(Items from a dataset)
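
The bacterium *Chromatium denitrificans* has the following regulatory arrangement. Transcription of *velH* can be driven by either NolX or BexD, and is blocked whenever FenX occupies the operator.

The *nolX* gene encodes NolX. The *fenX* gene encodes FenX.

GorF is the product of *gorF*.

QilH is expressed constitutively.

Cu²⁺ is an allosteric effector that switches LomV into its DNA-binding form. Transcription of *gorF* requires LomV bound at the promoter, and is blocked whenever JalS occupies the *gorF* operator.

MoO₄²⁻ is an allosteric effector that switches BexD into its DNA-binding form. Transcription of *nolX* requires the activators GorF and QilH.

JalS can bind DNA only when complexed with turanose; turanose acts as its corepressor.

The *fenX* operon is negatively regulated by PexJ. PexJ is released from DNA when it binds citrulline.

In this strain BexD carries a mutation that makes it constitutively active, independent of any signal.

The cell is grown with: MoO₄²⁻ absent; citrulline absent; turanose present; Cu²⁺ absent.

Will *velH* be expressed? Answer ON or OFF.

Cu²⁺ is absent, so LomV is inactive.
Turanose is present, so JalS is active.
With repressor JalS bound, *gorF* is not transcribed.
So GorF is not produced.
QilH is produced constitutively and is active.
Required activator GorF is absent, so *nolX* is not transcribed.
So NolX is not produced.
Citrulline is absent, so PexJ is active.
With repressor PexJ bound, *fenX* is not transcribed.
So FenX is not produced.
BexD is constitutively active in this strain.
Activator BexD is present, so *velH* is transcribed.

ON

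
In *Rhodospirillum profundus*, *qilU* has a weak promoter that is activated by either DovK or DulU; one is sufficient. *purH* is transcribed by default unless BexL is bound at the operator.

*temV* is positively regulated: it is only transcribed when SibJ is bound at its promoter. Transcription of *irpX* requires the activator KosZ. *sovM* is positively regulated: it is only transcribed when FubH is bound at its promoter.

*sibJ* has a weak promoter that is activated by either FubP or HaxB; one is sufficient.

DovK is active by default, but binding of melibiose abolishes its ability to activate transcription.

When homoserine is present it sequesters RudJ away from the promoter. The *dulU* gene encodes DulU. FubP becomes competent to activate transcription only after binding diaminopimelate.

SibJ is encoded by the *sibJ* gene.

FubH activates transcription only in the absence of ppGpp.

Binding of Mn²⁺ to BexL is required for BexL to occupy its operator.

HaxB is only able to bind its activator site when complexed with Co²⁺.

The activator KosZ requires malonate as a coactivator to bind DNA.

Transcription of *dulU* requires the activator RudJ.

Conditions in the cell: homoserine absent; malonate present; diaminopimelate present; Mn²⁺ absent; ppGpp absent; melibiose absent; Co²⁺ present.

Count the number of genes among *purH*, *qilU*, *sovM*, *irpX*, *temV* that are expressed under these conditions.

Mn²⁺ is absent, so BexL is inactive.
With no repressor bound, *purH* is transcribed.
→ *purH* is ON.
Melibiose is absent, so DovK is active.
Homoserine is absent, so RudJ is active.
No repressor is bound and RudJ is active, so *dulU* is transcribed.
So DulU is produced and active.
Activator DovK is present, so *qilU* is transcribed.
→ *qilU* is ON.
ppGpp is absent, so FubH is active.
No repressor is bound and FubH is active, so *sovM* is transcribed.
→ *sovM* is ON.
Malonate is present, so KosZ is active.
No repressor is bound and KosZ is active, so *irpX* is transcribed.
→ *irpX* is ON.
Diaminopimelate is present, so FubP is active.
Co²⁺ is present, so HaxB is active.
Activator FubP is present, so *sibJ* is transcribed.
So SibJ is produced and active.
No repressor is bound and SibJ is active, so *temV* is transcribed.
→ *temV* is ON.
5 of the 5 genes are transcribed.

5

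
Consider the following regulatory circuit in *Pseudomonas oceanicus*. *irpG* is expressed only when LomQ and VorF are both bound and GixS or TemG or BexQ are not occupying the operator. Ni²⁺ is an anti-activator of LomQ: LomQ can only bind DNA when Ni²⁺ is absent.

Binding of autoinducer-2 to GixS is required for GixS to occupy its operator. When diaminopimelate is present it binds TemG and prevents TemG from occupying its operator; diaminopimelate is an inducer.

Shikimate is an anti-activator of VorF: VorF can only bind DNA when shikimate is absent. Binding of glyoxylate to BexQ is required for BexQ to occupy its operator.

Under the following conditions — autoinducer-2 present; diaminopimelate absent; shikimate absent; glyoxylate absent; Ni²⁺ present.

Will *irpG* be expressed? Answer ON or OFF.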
...
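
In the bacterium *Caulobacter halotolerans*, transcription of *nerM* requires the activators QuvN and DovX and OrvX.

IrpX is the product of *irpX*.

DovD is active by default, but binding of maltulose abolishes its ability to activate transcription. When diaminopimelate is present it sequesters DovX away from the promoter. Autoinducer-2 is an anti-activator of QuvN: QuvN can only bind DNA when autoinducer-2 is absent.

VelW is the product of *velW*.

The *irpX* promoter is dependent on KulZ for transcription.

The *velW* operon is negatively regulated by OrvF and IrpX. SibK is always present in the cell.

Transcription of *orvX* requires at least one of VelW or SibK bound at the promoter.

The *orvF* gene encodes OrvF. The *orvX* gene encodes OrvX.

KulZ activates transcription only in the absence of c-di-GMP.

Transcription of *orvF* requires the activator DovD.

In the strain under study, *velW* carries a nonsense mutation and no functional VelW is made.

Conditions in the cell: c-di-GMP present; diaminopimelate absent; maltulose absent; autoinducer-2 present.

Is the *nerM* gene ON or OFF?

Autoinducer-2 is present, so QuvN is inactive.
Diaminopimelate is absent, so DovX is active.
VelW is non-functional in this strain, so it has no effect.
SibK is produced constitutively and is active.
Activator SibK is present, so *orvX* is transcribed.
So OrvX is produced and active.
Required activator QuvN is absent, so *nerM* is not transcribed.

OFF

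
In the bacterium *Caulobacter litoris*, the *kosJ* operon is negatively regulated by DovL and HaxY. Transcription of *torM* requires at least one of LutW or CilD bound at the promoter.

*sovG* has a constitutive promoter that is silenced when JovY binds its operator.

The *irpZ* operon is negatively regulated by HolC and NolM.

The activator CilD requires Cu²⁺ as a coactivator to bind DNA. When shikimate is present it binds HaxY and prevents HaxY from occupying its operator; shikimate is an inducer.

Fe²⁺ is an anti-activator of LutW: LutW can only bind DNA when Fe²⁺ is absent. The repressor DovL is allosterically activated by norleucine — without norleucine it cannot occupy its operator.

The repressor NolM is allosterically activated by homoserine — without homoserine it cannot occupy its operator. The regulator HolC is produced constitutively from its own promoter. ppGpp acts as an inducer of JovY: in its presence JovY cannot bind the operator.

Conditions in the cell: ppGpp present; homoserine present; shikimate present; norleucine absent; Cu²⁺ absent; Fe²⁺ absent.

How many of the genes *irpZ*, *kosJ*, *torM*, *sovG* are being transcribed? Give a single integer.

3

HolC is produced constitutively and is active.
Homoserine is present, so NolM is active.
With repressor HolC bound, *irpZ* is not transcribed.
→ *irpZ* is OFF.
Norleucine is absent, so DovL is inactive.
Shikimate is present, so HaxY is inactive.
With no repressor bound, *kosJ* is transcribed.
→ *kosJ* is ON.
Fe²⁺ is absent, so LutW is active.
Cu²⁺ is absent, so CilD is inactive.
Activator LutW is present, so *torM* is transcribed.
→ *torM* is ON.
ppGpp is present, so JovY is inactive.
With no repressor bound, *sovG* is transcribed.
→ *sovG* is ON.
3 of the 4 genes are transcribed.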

What the exercise asks.
Restate word for word only the lines above from the line containing "The bacterium *Chromatium" to the line containing "The *nolX* gene", both of them included.

Task answer.
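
The bacterium *Chromatium denitrificans* has the following regulatory arrangement. Transcription of *velH* can be driven by either NolX or BexD, and is blocked whenever FenX occupies the operator.

The *nolX* gene encodes NolX. The *fenX* gene encodes FenX.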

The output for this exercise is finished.